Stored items
#####

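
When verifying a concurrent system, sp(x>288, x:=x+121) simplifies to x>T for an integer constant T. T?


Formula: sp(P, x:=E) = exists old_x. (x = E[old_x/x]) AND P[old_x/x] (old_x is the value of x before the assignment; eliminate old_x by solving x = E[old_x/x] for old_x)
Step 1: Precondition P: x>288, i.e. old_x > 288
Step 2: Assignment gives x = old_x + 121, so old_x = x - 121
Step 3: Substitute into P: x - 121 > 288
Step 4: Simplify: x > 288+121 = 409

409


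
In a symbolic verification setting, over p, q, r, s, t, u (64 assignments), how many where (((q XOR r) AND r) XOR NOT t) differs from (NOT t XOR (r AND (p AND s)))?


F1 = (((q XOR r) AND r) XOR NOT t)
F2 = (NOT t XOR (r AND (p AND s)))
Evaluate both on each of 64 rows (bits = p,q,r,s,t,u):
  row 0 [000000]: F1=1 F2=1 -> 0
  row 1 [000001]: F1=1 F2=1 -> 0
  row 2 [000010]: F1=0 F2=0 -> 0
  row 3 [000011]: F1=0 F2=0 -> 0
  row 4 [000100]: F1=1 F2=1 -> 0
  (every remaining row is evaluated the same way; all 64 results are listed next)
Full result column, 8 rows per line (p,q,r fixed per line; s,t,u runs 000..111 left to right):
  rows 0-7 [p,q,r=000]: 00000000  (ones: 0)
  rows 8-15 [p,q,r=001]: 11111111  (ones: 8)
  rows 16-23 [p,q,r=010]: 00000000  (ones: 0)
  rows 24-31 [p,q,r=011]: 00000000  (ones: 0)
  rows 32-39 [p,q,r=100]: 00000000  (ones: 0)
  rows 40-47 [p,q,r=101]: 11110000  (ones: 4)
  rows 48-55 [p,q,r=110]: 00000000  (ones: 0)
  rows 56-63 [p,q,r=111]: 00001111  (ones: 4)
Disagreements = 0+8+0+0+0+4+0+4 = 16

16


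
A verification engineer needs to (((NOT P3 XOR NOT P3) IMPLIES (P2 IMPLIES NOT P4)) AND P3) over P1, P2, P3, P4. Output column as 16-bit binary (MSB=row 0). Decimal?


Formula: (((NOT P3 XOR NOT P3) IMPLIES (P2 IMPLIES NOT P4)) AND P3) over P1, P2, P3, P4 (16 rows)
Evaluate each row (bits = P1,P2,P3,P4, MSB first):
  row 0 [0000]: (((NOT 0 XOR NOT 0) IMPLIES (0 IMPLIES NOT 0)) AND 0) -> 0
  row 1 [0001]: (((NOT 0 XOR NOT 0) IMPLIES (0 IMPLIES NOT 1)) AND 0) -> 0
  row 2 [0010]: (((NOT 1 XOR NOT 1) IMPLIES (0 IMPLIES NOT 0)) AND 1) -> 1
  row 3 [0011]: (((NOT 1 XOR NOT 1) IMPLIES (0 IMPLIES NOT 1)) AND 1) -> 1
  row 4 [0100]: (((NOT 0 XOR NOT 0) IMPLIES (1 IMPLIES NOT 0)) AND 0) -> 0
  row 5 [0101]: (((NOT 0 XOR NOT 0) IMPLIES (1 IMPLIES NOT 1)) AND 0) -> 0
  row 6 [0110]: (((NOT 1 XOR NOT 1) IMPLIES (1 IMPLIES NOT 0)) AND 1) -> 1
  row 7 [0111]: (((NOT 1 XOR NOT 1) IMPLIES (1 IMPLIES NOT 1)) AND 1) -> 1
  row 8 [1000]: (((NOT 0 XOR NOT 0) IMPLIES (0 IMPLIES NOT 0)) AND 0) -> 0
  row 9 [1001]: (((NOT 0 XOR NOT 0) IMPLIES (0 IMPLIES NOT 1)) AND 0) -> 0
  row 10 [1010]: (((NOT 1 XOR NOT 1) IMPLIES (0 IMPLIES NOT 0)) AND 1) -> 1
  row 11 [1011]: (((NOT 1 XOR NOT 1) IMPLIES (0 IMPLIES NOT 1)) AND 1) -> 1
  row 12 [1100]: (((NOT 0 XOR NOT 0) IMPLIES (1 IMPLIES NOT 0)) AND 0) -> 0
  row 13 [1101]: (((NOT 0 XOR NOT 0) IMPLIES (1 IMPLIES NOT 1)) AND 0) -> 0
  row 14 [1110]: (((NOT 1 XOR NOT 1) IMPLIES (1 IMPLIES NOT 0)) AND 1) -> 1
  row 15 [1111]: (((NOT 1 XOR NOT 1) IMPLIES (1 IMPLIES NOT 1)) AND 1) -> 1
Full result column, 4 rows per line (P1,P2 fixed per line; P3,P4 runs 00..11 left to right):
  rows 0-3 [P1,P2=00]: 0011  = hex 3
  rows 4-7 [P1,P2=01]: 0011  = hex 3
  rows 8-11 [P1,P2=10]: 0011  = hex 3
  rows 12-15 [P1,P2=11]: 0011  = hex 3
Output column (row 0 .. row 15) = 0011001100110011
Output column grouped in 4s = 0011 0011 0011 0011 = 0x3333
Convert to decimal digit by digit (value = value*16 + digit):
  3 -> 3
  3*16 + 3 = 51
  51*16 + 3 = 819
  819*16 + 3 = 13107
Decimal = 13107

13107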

#####

_What needs to be done_
Lines from the entries that contain the word "right" are what the answer must hold.

_Result_
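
Full result column, 8 rows per line (p,q,r fixed per line; s,t,u runs 000..111 left to right):
Full result column, 4 rows per line (P1,P2 fixed per line; P3,P4 runs 00..11 left to right):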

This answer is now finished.